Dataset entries
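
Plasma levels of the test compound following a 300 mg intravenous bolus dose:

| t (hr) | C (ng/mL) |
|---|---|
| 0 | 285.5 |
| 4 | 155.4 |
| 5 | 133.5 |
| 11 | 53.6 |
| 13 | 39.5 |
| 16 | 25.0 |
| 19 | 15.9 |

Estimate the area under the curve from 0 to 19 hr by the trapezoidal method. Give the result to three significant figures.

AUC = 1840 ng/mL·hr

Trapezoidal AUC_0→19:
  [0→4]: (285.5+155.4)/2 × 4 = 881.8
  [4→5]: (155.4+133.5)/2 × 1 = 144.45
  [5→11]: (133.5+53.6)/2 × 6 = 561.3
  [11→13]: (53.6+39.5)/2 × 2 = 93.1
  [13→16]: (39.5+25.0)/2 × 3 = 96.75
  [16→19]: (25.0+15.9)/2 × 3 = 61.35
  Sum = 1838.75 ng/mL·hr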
--
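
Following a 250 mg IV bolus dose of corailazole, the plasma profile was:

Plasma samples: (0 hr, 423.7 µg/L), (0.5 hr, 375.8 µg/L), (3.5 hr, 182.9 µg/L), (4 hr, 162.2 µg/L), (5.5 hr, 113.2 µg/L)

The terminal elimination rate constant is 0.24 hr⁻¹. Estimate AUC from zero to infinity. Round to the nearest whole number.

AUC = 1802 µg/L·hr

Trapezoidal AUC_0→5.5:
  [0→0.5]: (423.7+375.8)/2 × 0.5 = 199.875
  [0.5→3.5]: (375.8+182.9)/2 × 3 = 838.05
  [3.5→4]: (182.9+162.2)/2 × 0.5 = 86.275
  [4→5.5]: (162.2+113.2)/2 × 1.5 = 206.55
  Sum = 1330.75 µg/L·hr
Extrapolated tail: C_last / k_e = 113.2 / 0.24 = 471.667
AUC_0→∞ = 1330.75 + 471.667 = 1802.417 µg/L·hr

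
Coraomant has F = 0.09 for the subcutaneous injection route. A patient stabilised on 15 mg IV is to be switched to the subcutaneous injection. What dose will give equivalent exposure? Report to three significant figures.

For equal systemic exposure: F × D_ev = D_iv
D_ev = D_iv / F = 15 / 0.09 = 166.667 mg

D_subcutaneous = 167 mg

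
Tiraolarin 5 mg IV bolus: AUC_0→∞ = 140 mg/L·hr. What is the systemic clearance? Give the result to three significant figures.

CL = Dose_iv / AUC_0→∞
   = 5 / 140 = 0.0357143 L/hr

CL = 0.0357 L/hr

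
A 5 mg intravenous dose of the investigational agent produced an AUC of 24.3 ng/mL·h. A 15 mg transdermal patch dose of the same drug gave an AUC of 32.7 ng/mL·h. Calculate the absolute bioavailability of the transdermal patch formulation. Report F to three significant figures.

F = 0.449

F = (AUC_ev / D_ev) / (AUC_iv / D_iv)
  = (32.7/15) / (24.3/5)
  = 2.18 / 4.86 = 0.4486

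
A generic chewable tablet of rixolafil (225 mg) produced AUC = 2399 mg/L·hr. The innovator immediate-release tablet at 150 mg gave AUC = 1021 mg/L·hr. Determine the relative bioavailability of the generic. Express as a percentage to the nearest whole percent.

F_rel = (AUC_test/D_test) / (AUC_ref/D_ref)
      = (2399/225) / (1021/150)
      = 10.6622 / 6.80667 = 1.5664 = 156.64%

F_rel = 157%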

**Problem details:** Once you find the line with "Plasma levels of" in the entries above, output it and each line after it up to and including the line with "19 | 15.9 |", and nothing else.

**Solution to the problem:**
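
Plasma levels of the test compound following a 300 mg intravenous bolus dose:

| t (hr) | C (ng/mL) |
|---|---|
| 0 | 285.5 |
| 4 | 155.4 |
| 5 | 133.5 |
| 11 | 53.6 |
| 13 | 39.5 |
| 16 | 25.0 |
| 19 | 15.9 |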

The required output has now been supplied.